• Your objective: Return only the line that contains "step 2: AADACBDCBDACBDCBDCB" and each line after it, through the last line of the data below, copied exactly.

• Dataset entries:
◆ ◆ ◆ ◆ ◆ ◆ ◆
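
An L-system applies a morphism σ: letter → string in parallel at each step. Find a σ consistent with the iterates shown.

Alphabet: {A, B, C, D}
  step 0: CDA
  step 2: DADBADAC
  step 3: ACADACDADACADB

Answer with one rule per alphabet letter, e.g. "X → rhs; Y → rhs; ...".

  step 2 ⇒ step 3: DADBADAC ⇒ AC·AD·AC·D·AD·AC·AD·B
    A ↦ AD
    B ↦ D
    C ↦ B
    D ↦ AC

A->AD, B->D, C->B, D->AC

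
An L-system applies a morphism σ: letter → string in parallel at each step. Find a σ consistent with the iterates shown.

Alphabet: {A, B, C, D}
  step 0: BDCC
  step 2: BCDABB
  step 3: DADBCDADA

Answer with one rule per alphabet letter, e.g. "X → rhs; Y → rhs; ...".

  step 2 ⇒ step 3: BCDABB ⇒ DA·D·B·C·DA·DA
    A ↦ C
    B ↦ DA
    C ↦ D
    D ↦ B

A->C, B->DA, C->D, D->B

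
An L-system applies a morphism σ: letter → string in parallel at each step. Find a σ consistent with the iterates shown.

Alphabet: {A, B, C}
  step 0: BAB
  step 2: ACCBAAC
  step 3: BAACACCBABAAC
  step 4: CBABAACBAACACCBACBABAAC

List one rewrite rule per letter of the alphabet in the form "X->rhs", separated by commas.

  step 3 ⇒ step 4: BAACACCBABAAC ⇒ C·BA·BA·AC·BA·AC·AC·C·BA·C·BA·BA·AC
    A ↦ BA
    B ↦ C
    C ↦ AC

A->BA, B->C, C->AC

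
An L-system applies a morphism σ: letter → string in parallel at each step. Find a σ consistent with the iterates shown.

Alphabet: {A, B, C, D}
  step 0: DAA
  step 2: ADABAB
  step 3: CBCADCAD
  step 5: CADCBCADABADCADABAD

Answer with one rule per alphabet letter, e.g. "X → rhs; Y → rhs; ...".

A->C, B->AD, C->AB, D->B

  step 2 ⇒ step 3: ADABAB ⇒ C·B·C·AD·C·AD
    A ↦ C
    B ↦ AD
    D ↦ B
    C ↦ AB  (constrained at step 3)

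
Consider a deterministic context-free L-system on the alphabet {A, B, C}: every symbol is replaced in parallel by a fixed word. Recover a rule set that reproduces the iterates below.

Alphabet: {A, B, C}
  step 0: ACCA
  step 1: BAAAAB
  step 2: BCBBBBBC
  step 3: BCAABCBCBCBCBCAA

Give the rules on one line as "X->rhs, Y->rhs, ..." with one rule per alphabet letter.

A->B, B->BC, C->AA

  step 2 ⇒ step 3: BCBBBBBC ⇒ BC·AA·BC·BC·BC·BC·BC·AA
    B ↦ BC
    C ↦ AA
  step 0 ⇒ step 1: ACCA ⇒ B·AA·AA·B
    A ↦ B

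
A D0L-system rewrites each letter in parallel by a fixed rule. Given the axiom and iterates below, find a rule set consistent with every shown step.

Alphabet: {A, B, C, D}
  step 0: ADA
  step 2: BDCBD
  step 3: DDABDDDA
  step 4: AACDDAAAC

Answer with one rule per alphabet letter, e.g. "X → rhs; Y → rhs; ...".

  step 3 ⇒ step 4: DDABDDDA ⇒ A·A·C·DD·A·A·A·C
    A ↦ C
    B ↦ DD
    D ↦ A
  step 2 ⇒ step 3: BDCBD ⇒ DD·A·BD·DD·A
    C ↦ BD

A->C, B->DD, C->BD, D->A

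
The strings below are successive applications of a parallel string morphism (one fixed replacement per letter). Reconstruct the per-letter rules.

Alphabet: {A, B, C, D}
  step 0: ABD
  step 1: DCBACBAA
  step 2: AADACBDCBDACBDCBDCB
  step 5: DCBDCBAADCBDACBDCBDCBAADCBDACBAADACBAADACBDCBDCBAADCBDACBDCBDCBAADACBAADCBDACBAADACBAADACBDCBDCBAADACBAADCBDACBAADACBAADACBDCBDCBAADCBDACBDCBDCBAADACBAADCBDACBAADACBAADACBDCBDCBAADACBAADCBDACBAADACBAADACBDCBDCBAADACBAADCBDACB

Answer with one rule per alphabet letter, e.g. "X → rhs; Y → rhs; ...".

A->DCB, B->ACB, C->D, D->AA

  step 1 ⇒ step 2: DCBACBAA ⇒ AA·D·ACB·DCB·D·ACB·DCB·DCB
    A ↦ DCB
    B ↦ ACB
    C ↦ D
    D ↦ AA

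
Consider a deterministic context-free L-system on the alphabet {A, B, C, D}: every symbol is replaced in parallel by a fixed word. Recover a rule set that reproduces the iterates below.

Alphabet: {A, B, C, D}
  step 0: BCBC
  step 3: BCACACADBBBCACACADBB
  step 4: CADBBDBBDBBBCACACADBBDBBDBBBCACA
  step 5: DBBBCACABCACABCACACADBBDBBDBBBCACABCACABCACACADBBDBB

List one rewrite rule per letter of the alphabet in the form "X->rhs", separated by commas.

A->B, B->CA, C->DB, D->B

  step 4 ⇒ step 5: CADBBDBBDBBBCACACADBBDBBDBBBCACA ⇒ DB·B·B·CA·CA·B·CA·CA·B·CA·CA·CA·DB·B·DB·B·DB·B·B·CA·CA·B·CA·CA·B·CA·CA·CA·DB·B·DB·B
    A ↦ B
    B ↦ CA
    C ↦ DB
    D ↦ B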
◆ ◆ ◆ ◆ ◆ ◆ ◆
• Answer below:
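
  step 2: AADACBDCBDACBDCBDCB
  step 5: DCBDCBAADCBDACBDCBDCBAADCBDACBAADACBAADACBDCBDCBAADCBDACBDCBDCBAADACBAADCBDACBAADACBAADACBDCBDCBAADACBAADCBDACBAADACBAADACBDCBDCBAADCBDACBDCBDCBAADACBAADCBDACBAADACBAADACBDCBDCBAADACBAADCBDACBAADACBAADACBDCBDCBAADACBAADCBDACB

Answer with one rule per alphabet letter, e.g. "X → rhs; Y → rhs; ...".

A->DCB, B->ACB, C->D, D->AA

  step 1 ⇒ step 2: DCBACBAA ⇒ AA·D·ACB·DCB·D·ACB·DCB·DCB
    A ↦ DCB
    B ↦ ACB
    C ↦ D
    D ↦ AA

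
Consider a deterministic context-free L-system on the alphabet {A, B, C, D}: every symbol is replaced in parallel by a fixed word. Recover a rule set that reproduces the iterates below.

Alphabet: {A, B, C, D}
  step 0: BCBC
  step 3: BCACACADBBBCACACADBB
  step 4: CADBBDBBDBBBCACACADBBDBBDBBBCACA
  step 5: DBBBCACABCACABCACACADBBDBBDBBBCACABCACABCACACADBBDBB

List one rewrite rule per letter of the alphabet in the form "X->rhs", separated by commas.

A->B, B->CA, C->DB, D->B

  step 4 ⇒ step 5: CADBBDBBDBBBCACACADBBDBBDBBBCACA ⇒ DB·B·B·CA·CA·B·CA·CA·B·CA·CA·CA·DB·B·DB·B·DB·B·B·CA·CA·B·CA·CA·B·CA·CA·CA·DB·B·DB·B
    A ↦ B
    B ↦ CA
    C ↦ DB
    D ↦ B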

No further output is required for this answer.